Stored data
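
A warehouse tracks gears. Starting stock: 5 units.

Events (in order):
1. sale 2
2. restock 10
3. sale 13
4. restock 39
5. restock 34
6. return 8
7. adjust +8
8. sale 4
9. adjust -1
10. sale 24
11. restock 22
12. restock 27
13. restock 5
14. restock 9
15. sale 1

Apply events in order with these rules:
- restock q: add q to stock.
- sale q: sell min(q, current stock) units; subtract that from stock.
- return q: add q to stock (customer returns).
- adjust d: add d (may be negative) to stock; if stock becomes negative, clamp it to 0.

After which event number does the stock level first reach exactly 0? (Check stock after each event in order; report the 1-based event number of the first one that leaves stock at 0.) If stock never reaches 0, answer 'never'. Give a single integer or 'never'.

Answer: 3

Derivation:
Processing events:
Start: stock = 5
  Event 1 (sale 2): sell min(2,5)=2. stock: 5 - 2 = 3. total_sold = 2
  Event 2 (restock 10): 3 + 10 = 13
  Event 3 (sale 13): sell min(13,13)=13. stock: 13 - 13 = 0. total_sold = 15
  Event 4 (restock 39): 0 + 39 = 39
  Event 5 (restock 34): 39 + 34 = 73
  Event 6 (return 8): 73 + 8 = 81
  Event 7 (adjust +8): 81 + 8 = 89
  Event 8 (sale 4): sell min(4,89)=4. stock: 89 - 4 = 85. total_sold = 19
  Event 9 (adjust -1): 85 + -1 = 84
  Event 10 (sale 24): sell min(24,84)=24. stock: 84 - 24 = 60. total_sold = 43
  Event 11 (restock 22): 60 + 22 = 82
  Event 12 (restock 27): 82 + 27 = 109
  Event 13 (restock 5): 109 + 5 = 114
  Event 14 (restock 9): 114 + 9 = 123
  Event 15 (sale 1): sell min(1,123)=1. stock: 123 - 1 = 122. total_sold = 44
Final: stock = 122, total_sold = 44

First zero at event 3.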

▶ **What needs to be done**
Would you retype the lines of the data above, from the one holding "- return q: add" through its final line, exactly and without adding any other line?

▶ **Exercise output**
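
- return q: add q to stock (customer returns).
- adjust d: add d (may be negative) to stock; if stock becomes negative, clamp it to 0.

After which event number does the stock level first reach exactly 0? (Check stock after each event in order; report the 1-based event number of the first one that leaves stock at 0.) If stock never reaches 0, answer 'never'. Give a single integer or 'never'.

Answer: 3

Derivation:
Processing events:
Start: stock = 5
  Event 1 (sale 2): sell min(2,5)=2. stock: 5 - 2 = 3. total_sold = 2
  Event 2 (restock 10): 3 + 10 = 13
  Event 3 (sale 13): sell min(13,13)=13. stock: 13 - 13 = 0. total_sold = 15
  Event 4 (restock 39): 0 + 39 = 39
  Event 5 (restock 34): 39 + 34 = 73
  Event 6 (return 8): 73 + 8 = 81
  Event 7 (adjust +8): 81 + 8 = 89
  Event 8 (sale 4): sell min(4,89)=4. stock: 89 - 4 = 85. total_sold = 19
  Event 9 (adjust -1): 85 + -1 = 84
  Event 10 (sale 24): sell min(24,84)=24. stock: 84 - 24 = 60. total_sold = 43
  Event 11 (restock 22): 60 + 22 = 82
  Event 12 (restock 27): 82 + 27 = 109
  Event 13 (restock 5): 109 + 5 = 114
  Event 14 (restock 9): 114 + 9 = 123
  Event 15 (sale 1): sell min(1,123)=1. stock: 123 - 1 = 122. total_sold = 44
Final: stock = 122, total_sold = 44

First zero at event 3.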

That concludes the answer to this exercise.